WHAT YOU ARE ASKED TO DO
Having read the records, set them all down exactly as they appear.
(RECORDS SHOWN Opens)
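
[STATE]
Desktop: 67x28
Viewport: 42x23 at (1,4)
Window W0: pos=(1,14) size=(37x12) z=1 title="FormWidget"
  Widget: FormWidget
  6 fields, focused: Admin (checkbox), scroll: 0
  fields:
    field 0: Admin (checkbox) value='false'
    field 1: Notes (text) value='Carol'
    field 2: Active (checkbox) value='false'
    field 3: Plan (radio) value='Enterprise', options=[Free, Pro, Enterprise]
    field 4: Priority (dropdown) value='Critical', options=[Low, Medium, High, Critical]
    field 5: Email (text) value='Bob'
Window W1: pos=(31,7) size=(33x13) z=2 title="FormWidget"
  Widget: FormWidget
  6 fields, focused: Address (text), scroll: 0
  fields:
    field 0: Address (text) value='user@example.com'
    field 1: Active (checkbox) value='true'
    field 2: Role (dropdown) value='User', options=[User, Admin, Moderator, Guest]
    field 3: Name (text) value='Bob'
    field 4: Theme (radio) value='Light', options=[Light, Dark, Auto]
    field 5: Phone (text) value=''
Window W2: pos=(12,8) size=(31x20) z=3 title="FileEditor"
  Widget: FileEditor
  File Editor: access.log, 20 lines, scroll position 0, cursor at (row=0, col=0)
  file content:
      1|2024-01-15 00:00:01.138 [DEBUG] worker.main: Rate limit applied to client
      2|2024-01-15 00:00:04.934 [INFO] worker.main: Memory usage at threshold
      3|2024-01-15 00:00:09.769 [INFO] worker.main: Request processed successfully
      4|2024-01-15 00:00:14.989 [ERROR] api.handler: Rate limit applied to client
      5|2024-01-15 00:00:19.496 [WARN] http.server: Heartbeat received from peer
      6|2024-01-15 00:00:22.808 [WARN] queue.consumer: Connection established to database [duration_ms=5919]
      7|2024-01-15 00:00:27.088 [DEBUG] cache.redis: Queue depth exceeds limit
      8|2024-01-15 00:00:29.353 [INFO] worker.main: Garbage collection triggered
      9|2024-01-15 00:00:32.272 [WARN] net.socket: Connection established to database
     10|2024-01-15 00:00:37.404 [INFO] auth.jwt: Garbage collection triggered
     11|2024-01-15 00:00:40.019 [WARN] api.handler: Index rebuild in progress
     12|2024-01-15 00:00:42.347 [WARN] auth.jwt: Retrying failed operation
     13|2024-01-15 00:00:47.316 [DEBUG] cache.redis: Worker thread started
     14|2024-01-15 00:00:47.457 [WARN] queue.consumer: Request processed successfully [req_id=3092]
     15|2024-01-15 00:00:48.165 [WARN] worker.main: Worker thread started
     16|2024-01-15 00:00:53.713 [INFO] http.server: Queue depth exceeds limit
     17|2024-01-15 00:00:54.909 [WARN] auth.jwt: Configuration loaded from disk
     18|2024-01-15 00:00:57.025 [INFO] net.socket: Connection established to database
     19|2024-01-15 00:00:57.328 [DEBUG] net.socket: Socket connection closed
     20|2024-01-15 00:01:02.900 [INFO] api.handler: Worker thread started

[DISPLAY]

                                          
                                          
                                          
                              ┏━━━━━━━━━━━
           ┏━━━━━━━━━━━━━━━━━━━━━━━━━━━━━┓
           ┃ FileEditor                  ┃
           ┠─────────────────────────────┨
           ┃█024-01-15 00:00:01.138 [DEB▲┃
           ┃2024-01-15 00:00:04.934 [INF█┃
           ┃2024-01-15 00:00:09.769 [INF░┃
┏━━━━━━━━━━┃2024-01-15 00:00:14.989 [ERR░┃
┃ FormWidge┃2024-01-15 00:00:19.496 [WAR░┃
┠──────────┃2024-01-15 00:00:22.808 [WAR░┃
┃> Admin:  ┃2024-01-15 00:00:27.088 [DEB░┃
┃  Notes:  ┃2024-01-15 00:00:29.353 [INF░┃
┃  Active: ┃2024-01-15 00:00:32.272 [WAR░┃
┃  Plan:   ┃2024-01-15 00:00:37.404 [INF░┃
┃  Priority┃2024-01-15 00:00:40.019 [WAR░┃
┃  Email:  ┃2024-01-15 00:00:42.347 [WAR░┃
┃          ┃2024-01-15 00:00:47.316 [DEB░┃
┃          ┃2024-01-15 00:00:47.457 [WAR░┃
┗━━━━━━━━━━┃2024-01-15 00:00:48.165 [WAR░┃
           ┃2024-01-15 00:00:53.713 [INF▼┃


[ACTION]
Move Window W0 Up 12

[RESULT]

┠───────────────────────────────────┨     
┃> Admin:      [ ]                  ┃     
┃  Notes:      [Carol              ]┃     
┃  Active:     [ ]            ┏━━━━━━━━━━━
┃  Plan:   ┏━━━━━━━━━━━━━━━━━━━━━━━━━━━━━┓
┃  Priority┃ FileEditor                  ┃
┃  Email:  ┠─────────────────────────────┨
┃          ┃█024-01-15 00:00:01.138 [DEB▲┃
┃          ┃2024-01-15 00:00:04.934 [INF█┃
┗━━━━━━━━━━┃2024-01-15 00:00:09.769 [INF░┃
           ┃2024-01-15 00:00:14.989 [ERR░┃
           ┃2024-01-15 00:00:19.496 [WAR░┃
           ┃2024-01-15 00:00:22.808 [WAR░┃
           ┃2024-01-15 00:00:27.088 [DEB░┃
           ┃2024-01-15 00:00:29.353 [INF░┃
           ┃2024-01-15 00:00:32.272 [WAR░┃
           ┃2024-01-15 00:00:37.404 [INF░┃
           ┃2024-01-15 00:00:40.019 [WAR░┃
           ┃2024-01-15 00:00:42.347 [WAR░┃
           ┃2024-01-15 00:00:47.316 [DEB░┃
           ┃2024-01-15 00:00:47.457 [WAR░┃
           ┃2024-01-15 00:00:48.165 [WAR░┃
           ┃2024-01-15 00:00:53.713 [INF▼┃


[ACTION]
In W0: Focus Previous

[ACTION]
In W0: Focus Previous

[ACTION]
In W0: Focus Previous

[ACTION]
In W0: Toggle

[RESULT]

┠───────────────────────────────────┨     
┃  Admin:      [ ]                  ┃     
┃  Notes:      [Carol              ]┃     
┃  Active:     [ ]            ┏━━━━━━━━━━━
┃> Plan:   ┏━━━━━━━━━━━━━━━━━━━━━━━━━━━━━┓
┃  Priority┃ FileEditor                  ┃
┃  Email:  ┠─────────────────────────────┨
┃          ┃█024-01-15 00:00:01.138 [DEB▲┃
┃          ┃2024-01-15 00:00:04.934 [INF█┃
┗━━━━━━━━━━┃2024-01-15 00:00:09.769 [INF░┃
           ┃2024-01-15 00:00:14.989 [ERR░┃
           ┃2024-01-15 00:00:19.496 [WAR░┃
           ┃2024-01-15 00:00:22.808 [WAR░┃
           ┃2024-01-15 00:00:27.088 [DEB░┃
           ┃2024-01-15 00:00:29.353 [INF░┃
           ┃2024-01-15 00:00:32.272 [WAR░┃
           ┃2024-01-15 00:00:37.404 [INF░┃
           ┃2024-01-15 00:00:40.019 [WAR░┃
           ┃2024-01-15 00:00:42.347 [WAR░┃
           ┃2024-01-15 00:00:47.316 [DEB░┃
           ┃2024-01-15 00:00:47.457 [WAR░┃
           ┃2024-01-15 00:00:48.165 [WAR░┃
           ┃2024-01-15 00:00:53.713 [INF▼┃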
(RECORDS SHOWN Closes)
FINISHED TASK
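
[STATE]
Desktop: 67x28
Viewport: 42x23 at (1,4)
Window W0: pos=(1,14) size=(37x12) z=1 title="FormWidget"
  Widget: FormWidget
  6 fields, focused: Admin (checkbox), scroll: 0
  fields:
    field 0: Admin (checkbox) value='false'
    field 1: Notes (text) value='Carol'
    field 2: Active (checkbox) value='false'
    field 3: Plan (radio) value='Enterprise', options=[Free, Pro, Enterprise]
    field 4: Priority (dropdown) value='Critical', options=[Low, Medium, High, Critical]
    field 5: Email (text) value='Bob'
Window W1: pos=(31,7) size=(33x13) z=2 title="FormWidget"
  Widget: FormWidget
  6 fields, focused: Address (text), scroll: 0
  fields:
    field 0: Address (text) value='user@example.com'
    field 1: Active (checkbox) value='true'
    field 2: Role (dropdown) value='User', options=[User, Admin, Moderator, Guest]
    field 3: Name (text) value='Bob'
    field 4: Theme (radio) value='Light', options=[Light, Dark, Auto]
    field 5: Phone (text) value=''
Window W2: pos=(12,8) size=(31x20) z=3 title="FileEditor"
  Widget: FileEditor
  File Editor: access.log, 20 lines, scroll position 0, cursor at (row=0, col=0)
  file content:
      1|2024-01-15 00:00:01.138 [DEBUG] worker.main: Rate limit applied to client
      2|2024-01-15 00:00:04.934 [INFO] worker.main: Memory usage at threshold
      3|2024-01-15 00:00:09.769 [INFO] worker.main: Request processed successfully
      4|2024-01-15 00:00:14.989 [ERROR] api.handler: Rate limit applied to client
      5|2024-01-15 00:00:19.496 [WARN] http.server: Heartbeat received from peer
      6|2024-01-15 00:00:22.808 [WARN] queue.consumer: Connection established to database [duration_ms=5919]
      7|2024-01-15 00:00:27.088 [DEBUG] cache.redis: Queue depth exceeds limit
      8|2024-01-15 00:00:29.353 [INFO] worker.main: Garbage collection triggered
      9|2024-01-15 00:00:32.272 [WARN] net.socket: Connection established to database
     10|2024-01-15 00:00:37.404 [INFO] auth.jwt: Garbage collection triggered
     11|2024-01-15 00:00:40.019 [WARN] api.handler: Index rebuild in progress
     12|2024-01-15 00:00:42.347 [WARN] auth.jwt: Retrying failed operation
     13|2024-01-15 00:00:47.316 [DEBUG] cache.redis: Worker thread started
     14|2024-01-15 00:00:47.457 [WARN] queue.consumer: Request processed successfully [req_id=3092]
     15|2024-01-15 00:00:48.165 [WARN] worker.main: Worker thread started
     16|2024-01-15 00:00:53.713 [INFO] http.server: Queue depth exceeds limit
     17|2024-01-15 00:00:54.909 [WARN] auth.jwt: Configuration loaded from disk
     18|2024-01-15 00:00:57.025 [INFO] net.socket: Connection established to database
     19|2024-01-15 00:00:57.328 [DEBUG] net.socket: Socket connection closed
     20|2024-01-15 00:01:02.900 [INFO] api.handler: Worker thread started

[DISPLAY]

                                          
                                          
                                          
                              ┏━━━━━━━━━━━
           ┏━━━━━━━━━━━━━━━━━━━━━━━━━━━━━┓
           ┃ FileEditor                  ┃
           ┠─────────────────────────────┨
           ┃█024-01-15 00:00:01.138 [DEB▲┃
           ┃2024-01-15 00:00:04.934 [INF█┃
           ┃2024-01-15 00:00:09.769 [INF░┃
┏━━━━━━━━━━┃2024-01-15 00:00:14.989 [ERR░┃
┃ FormWidge┃2024-01-15 00:00:19.496 [WAR░┃
┠──────────┃2024-01-15 00:00:22.808 [WAR░┃
┃> Admin:  ┃2024-01-15 00:00:27.088 [DEB░┃
┃  Notes:  ┃2024-01-15 00:00:29.353 [INF░┃
┃  Active: ┃2024-01-15 00:00:32.272 [WAR░┃
┃  Plan:   ┃2024-01-15 00:00:37.404 [INF░┃
┃  Priority┃2024-01-15 00:00:40.019 [WAR░┃
┃  Email:  ┃2024-01-15 00:00:42.347 [WAR░┃
┃          ┃2024-01-15 00:00:47.316 [DEB░┃
┃          ┃2024-01-15 00:00:47.457 [WAR░┃
┗━━━━━━━━━━┃2024-01-15 00:00:48.165 [WAR░┃
           ┃2024-01-15 00:00:53.713 [INF▼┃


[ACTION]
Move Window W0 Up 12

[RESULT]

┠───────────────────────────────────┨     
┃> Admin:      [ ]                  ┃     
┃  Notes:      [Carol              ]┃     
┃  Active:     [ ]            ┏━━━━━━━━━━━
┃  Plan:   ┏━━━━━━━━━━━━━━━━━━━━━━━━━━━━━┓
┃  Priority┃ FileEditor                  ┃
┃  Email:  ┠─────────────────────────────┨
┃          ┃█024-01-15 00:00:01.138 [DEB▲┃
┃          ┃2024-01-15 00:00:04.934 [INF█┃
┗━━━━━━━━━━┃2024-01-15 00:00:09.769 [INF░┃
           ┃2024-01-15 00:00:14.989 [ERR░┃
           ┃2024-01-15 00:00:19.496 [WAR░┃
           ┃2024-01-15 00:00:22.808 [WAR░┃
           ┃2024-01-15 00:00:27.088 [DEB░┃
           ┃2024-01-15 00:00:29.353 [INF░┃
           ┃2024-01-15 00:00:32.272 [WAR░┃
           ┃2024-01-15 00:00:37.404 [INF░┃
           ┃2024-01-15 00:00:40.019 [WAR░┃
           ┃2024-01-15 00:00:42.347 [WAR░┃
           ┃2024-01-15 00:00:47.316 [DEB░┃
           ┃2024-01-15 00:00:47.457 [WAR░┃
           ┃2024-01-15 00:00:48.165 [WAR░┃
           ┃2024-01-15 00:00:53.713 [INF▼┃


[ACTION]
In W0: Focus Previous

[ACTION]
In W0: Focus Previous

[ACTION]
In W0: Focus Previous

[ACTION]
In W0: Toggle

[RESULT]

┠───────────────────────────────────┨     
┃  Admin:      [ ]                  ┃     
┃  Notes:      [Carol              ]┃     
┃  Active:     [ ]            ┏━━━━━━━━━━━
┃> Plan:   ┏━━━━━━━━━━━━━━━━━━━━━━━━━━━━━┓
┃  Priority┃ FileEditor                  ┃
┃  Email:  ┠─────────────────────────────┨
┃          ┃█024-01-15 00:00:01.138 [DEB▲┃
┃          ┃2024-01-15 00:00:04.934 [INF█┃
┗━━━━━━━━━━┃2024-01-15 00:00:09.769 [INF░┃
           ┃2024-01-15 00:00:14.989 [ERR░┃
           ┃2024-01-15 00:00:19.496 [WAR░┃
           ┃2024-01-15 00:00:22.808 [WAR░┃
           ┃2024-01-15 00:00:27.088 [DEB░┃
           ┃2024-01-15 00:00:29.353 [INF░┃
           ┃2024-01-15 00:00:32.272 [WAR░┃
           ┃2024-01-15 00:00:37.404 [INF░┃
           ┃2024-01-15 00:00:40.019 [WAR░┃
           ┃2024-01-15 00:00:42.347 [WAR░┃
           ┃2024-01-15 00:00:47.316 [DEB░┃
           ┃2024-01-15 00:00:47.457 [WAR░┃
           ┃2024-01-15 00:00:48.165 [WAR░┃
           ┃2024-01-15 00:00:53.713 [INF▼┃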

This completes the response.